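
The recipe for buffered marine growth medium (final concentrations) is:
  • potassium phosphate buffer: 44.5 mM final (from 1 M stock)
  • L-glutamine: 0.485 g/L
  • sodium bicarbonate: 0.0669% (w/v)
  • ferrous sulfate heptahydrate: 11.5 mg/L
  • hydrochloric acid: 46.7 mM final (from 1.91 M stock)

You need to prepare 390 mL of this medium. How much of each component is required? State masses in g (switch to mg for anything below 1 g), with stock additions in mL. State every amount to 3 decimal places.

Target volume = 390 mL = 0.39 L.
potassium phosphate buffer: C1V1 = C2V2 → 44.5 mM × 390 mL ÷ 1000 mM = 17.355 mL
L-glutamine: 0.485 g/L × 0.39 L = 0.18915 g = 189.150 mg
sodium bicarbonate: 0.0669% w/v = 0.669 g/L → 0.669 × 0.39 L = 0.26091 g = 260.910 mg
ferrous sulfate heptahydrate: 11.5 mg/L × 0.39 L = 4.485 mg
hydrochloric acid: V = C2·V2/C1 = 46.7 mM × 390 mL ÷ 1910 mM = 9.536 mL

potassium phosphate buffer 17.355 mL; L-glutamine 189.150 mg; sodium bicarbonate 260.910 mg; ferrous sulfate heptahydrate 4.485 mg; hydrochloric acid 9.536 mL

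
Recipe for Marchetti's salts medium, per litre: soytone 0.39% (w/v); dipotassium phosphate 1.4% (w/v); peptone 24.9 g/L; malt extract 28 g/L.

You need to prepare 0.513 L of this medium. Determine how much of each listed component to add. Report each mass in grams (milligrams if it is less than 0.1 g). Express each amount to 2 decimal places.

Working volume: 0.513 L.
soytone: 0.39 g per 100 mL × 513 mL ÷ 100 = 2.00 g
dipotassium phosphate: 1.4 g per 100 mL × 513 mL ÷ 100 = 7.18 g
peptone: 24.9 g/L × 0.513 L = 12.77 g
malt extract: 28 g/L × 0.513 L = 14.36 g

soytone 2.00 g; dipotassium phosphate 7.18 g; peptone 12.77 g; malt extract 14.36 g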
-.-.-
__GOAL OF THE EXERCISE__
Output the complete set of records word for word.

__TASK OUTPUT__
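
The recipe for buffered marine growth medium (final concentrations) is:
  • potassium phosphate buffer: 44.5 mM final (from 1 M stock)
  • L-glutamine: 0.485 g/L
  • sodium bicarbonate: 0.0669% (w/v)
  • ferrous sulfate heptahydrate: 11.5 mg/L
  • hydrochloric acid: 46.7 mM final (from 1.91 M stock)

You need to prepare 390 mL of this medium. How much of each component is required? State masses in g (switch to mg for anything below 1 g), with stock additions in mL. State every amount to 3 decimal places.

Target volume = 390 mL = 0.39 L.
potassium phosphate buffer: C1V1 = C2V2 → 44.5 mM × 390 mL ÷ 1000 mM = 17.355 mL
L-glutamine: 0.485 g/L × 0.39 L = 0.18915 g = 189.150 mg
sodium bicarbonate: 0.0669% w/v = 0.669 g/L → 0.669 × 0.39 L = 0.26091 g = 260.910 mg
ferrous sulfate heptahydrate: 11.5 mg/L × 0.39 L = 4.485 mg
hydrochloric acid: V = C2·V2/C1 = 46.7 mM × 390 mL ÷ 1910 mM = 9.536 mL

potassium phosphate buffer 17.355 mL; L-glutamine 189.150 mg; sodium bicarbonate 260.910 mg; ferrous sulfate heptahydrate 4.485 mg; hydrochloric acid 9.536 mL

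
Recipe for Marchetti's salts medium, per litre: soytone 0.39% (w/v); dipotassium phosphate 1.4% (w/v); peptone 24.9 g/L; malt extract 28 g/L.

You need to prepare 0.513 L of this medium. Determine how much of each listed component to add. Report each mass in grams (milligrams if it is less than 0.1 g). Express each amount to 2 decimal places.

Working volume: 0.513 L.
soytone: 0.39 g per 100 mL × 513 mL ÷ 100 = 2.00 g
dipotassium phosphate: 1.4 g per 100 mL × 513 mL ÷ 100 = 7.18 g
peptone: 24.9 g/L × 0.513 L = 12.77 g
malt extract: 28 g/L × 0.513 L = 14.36 g

soytone 2.00 g; dipotassium phosphate 7.18 g; peptone 12.77 g; malt extract 14.36 g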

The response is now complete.